(Brief) I need the number of lines in the listing below that contain "same", and only that number.

(Data to process)
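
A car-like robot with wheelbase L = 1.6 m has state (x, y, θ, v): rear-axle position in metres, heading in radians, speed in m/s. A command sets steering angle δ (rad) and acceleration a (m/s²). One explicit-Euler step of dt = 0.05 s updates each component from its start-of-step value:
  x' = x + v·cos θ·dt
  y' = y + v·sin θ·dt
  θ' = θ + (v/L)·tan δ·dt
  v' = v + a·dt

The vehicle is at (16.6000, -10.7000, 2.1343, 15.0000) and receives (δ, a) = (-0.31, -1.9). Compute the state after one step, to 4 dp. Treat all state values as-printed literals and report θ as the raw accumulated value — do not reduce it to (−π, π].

x' = 16.6000 + 15.0000·cos(2.1343)·0.05 = 16.1994
y' = -10.7000 + 15.0000·sin(2.1343)·0.05 = -10.0660
θ' = 2.1343 + (15.0000/1.6)·tan(-0.31)·0.05 = 1.9841
v' = 15.0000 − 1.9000·0.05 = 14.9050

(16.1994, -10.0660, 1.9841, 14.9050)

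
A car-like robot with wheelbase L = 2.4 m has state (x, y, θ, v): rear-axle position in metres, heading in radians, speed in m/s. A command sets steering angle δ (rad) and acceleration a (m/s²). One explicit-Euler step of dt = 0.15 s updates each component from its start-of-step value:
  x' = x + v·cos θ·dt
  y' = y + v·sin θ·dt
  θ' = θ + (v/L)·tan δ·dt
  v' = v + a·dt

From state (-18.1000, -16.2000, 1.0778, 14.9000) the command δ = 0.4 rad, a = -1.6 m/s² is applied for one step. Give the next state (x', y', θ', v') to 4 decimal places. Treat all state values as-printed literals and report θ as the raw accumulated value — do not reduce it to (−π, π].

(-17.0422, -14.2311, 1.4715, 14.6600)

x' = -18.1000 + 14.9000·cos(1.0778)·0.15 = -17.0422
y' = -16.2000 + 14.9000·sin(1.0778)·0.15 = -14.2311
θ' = 1.0778 + (14.9000/2.4)·tan(0.4)·0.15 = 1.4715
v' = 14.9000 − 1.6000·0.15 = 14.6600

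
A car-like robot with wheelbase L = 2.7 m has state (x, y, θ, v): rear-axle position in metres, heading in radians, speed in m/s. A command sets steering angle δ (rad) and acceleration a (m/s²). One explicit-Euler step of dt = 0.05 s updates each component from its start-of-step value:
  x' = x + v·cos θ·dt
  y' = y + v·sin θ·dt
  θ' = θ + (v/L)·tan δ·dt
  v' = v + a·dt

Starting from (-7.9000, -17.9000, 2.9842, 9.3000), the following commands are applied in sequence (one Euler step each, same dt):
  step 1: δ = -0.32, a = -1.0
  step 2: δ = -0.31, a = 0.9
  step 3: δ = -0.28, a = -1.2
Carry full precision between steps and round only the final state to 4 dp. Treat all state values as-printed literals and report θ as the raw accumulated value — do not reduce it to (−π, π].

(-9.2592, -17.6050, 2.8228, 9.2350)

after step 1 (δ=-0.32, a=-1.0): (-8.359252, -17.827114, 2.927127, 9.250000)
after step 2 (δ=-0.31, a=0.9): (-8.811157, -17.728683, 2.872256, 9.295000)
after step 3 (δ=-0.28, a=-1.2): (-9.259151, -17.605017, 2.822760, 9.235000)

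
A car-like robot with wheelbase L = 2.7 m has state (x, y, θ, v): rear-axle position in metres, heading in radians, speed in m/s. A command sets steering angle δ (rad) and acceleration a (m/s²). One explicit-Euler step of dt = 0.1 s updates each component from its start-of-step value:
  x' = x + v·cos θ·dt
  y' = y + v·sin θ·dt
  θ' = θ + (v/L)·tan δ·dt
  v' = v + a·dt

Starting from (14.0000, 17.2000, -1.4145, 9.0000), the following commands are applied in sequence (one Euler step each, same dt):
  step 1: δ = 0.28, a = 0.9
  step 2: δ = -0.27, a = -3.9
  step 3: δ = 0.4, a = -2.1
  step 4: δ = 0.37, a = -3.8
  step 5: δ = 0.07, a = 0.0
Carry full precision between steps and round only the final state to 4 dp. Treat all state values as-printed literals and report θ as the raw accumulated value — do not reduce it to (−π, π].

(15.0802, 13.0180, -1.1326, 8.1100)

after step 1 (δ=0.28, a=0.9): (14.140095, 16.310970, -1.318649, 9.090000)
after step 2 (δ=-0.27, a=-3.9): (14.366876, 15.430714, -1.411824, 8.700000)
after step 3 (δ=0.4, a=-2.1): (14.504600, 14.571684, -1.275590, 8.490000)
after step 4 (δ=0.37, a=-3.8): (14.751606, 13.759410, -1.153629, 8.110000)
after step 5 (δ=0.07, a=0.0): (15.080200, 13.017961, -1.132569, 8.110000)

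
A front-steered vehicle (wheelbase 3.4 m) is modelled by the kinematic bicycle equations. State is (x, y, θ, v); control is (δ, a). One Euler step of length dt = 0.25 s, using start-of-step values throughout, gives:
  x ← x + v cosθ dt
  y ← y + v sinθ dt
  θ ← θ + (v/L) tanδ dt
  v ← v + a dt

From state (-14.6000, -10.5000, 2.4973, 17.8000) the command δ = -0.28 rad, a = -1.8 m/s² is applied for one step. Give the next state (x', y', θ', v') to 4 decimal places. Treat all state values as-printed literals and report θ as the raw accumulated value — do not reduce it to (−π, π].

x' = -14.6000 + 17.8000·cos(2.4973)·0.25 = -18.1579
y' = -10.5000 + 17.8000·sin(2.4973)·0.25 = -7.8272
θ' = 2.4973 + (17.8000/3.4)·tan(-0.28)·0.25 = 2.1209
v' = 17.8000 − 1.8000·0.25 = 17.3500

(-18.1579, -7.8272, 2.1209, 17.3500)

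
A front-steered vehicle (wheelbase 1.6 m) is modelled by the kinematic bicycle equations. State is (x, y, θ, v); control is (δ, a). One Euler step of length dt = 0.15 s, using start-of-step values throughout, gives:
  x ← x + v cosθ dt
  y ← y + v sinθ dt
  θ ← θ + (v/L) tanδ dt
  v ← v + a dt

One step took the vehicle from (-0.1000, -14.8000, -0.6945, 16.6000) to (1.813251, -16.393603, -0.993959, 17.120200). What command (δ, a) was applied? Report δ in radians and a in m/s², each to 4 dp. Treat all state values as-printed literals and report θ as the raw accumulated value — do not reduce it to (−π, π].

δ = -0.1901, a = 3.4680

a = (v'−v)/dt = (0.520200)/0.15 = 3.4680
Δθ = θ'−θ = -0.299459;  (v·dt/L) = 16.6000·0.15/1.6 = 1.556250
tan δ = Δθ·L/(v·dt) = -0.192423  →  δ = -0.1901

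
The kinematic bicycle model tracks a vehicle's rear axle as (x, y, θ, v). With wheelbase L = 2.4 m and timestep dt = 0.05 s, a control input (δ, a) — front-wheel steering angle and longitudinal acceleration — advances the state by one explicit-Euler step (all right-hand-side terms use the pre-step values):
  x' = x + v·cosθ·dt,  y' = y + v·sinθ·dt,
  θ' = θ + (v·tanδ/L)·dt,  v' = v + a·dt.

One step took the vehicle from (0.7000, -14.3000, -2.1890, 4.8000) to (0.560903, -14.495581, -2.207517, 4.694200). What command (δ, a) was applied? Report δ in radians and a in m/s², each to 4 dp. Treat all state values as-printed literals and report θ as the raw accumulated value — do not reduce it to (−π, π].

a = (v'−v)/dt = (-0.105800)/0.05 = -2.1160
Δθ = θ'−θ = -0.018517;  (v·dt/L) = 4.8000·0.05/2.4 = 0.100000
tan δ = Δθ·L/(v·dt) = -0.185170  →  δ = -0.1831

δ = -0.1831, a = -2.1160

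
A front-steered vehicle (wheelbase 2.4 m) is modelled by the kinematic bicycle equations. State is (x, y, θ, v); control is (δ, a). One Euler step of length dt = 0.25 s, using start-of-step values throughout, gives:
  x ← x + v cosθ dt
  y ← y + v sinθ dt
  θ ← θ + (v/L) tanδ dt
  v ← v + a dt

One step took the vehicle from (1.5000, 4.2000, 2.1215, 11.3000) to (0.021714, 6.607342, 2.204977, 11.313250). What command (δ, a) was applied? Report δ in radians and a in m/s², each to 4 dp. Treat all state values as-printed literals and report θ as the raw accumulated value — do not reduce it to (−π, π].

δ = 0.0708, a = 0.0530

a = (v'−v)/dt = (0.013250)/0.25 = 0.0530
Δθ = θ'−θ = 0.083477;  (v·dt/L) = 11.3000·0.25/2.4 = 1.177083
tan δ = Δθ·L/(v·dt) = 0.070919  →  δ = 0.0708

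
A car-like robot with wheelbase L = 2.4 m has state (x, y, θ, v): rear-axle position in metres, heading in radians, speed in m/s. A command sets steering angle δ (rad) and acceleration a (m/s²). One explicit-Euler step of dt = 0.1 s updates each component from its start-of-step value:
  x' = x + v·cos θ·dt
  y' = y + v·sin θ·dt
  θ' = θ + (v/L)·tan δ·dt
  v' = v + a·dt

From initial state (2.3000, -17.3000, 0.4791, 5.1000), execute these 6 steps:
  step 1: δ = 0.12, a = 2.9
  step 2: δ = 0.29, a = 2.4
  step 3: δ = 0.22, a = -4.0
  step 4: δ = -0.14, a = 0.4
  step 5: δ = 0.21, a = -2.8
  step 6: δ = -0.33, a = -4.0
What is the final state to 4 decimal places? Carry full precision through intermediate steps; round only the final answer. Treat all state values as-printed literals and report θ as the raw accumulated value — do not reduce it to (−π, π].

after step 1 (δ=0.12, a=2.9): (2.752579, -17.064900, 0.504723, 5.390000)
after step 2 (δ=0.29, a=2.4): (3.224370, -16.804258, 0.571742, 5.630000)
after step 3 (δ=0.22, a=-4.0): (3.697831, -16.499620, 0.624199, 5.230000)
after step 4 (δ=-0.14, a=0.4): (4.122209, -16.193954, 0.593490, 5.270000)
after step 5 (δ=0.21, a=-2.8): (4.559089, -15.899226, 0.640292, 4.990000)
after step 6 (δ=-0.33, a=-4.0): (4.959248, -15.601108, 0.569076, 4.590000)

(4.9592, -15.6011, 0.5691, 4.5900)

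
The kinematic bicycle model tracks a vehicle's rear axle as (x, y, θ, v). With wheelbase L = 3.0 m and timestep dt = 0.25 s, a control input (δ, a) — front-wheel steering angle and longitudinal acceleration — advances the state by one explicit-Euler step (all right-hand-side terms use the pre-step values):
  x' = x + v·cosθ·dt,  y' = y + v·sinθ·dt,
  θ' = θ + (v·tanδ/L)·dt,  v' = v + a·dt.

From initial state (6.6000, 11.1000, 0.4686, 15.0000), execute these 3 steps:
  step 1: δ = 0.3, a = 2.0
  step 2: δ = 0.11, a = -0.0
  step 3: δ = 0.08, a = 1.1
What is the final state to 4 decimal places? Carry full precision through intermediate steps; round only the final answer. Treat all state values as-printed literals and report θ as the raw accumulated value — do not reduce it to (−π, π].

(14.5882, 18.9746, 1.1015, 15.7750)

after step 1 (δ=0.3, a=2.0): (9.945755, 12.793641, 0.855270, 15.500000)
after step 2 (δ=0.11, a=-0.0): (12.487812, 15.718291, 0.997930, 15.500000)
after step 3 (δ=0.08, a=1.1): (14.588230, 18.974649, 1.101484, 15.775000)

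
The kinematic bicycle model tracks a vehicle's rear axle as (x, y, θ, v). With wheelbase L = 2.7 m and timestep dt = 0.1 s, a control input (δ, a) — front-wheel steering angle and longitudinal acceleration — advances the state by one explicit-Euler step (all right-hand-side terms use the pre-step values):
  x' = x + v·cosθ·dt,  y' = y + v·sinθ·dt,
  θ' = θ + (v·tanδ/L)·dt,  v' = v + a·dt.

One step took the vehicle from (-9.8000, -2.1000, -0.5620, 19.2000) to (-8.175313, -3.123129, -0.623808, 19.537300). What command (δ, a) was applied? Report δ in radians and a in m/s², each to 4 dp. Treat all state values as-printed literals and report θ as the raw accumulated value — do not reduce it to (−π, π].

δ = -0.0867, a = 3.3730

a = (v'−v)/dt = (0.337300)/0.1 = 3.3730
Δθ = θ'−θ = -0.061808;  (v·dt/L) = 19.2000·0.1/2.7 = 0.711111
tan δ = Δθ·L/(v·dt) = -0.086917  →  δ = -0.0867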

(Expected answer) 2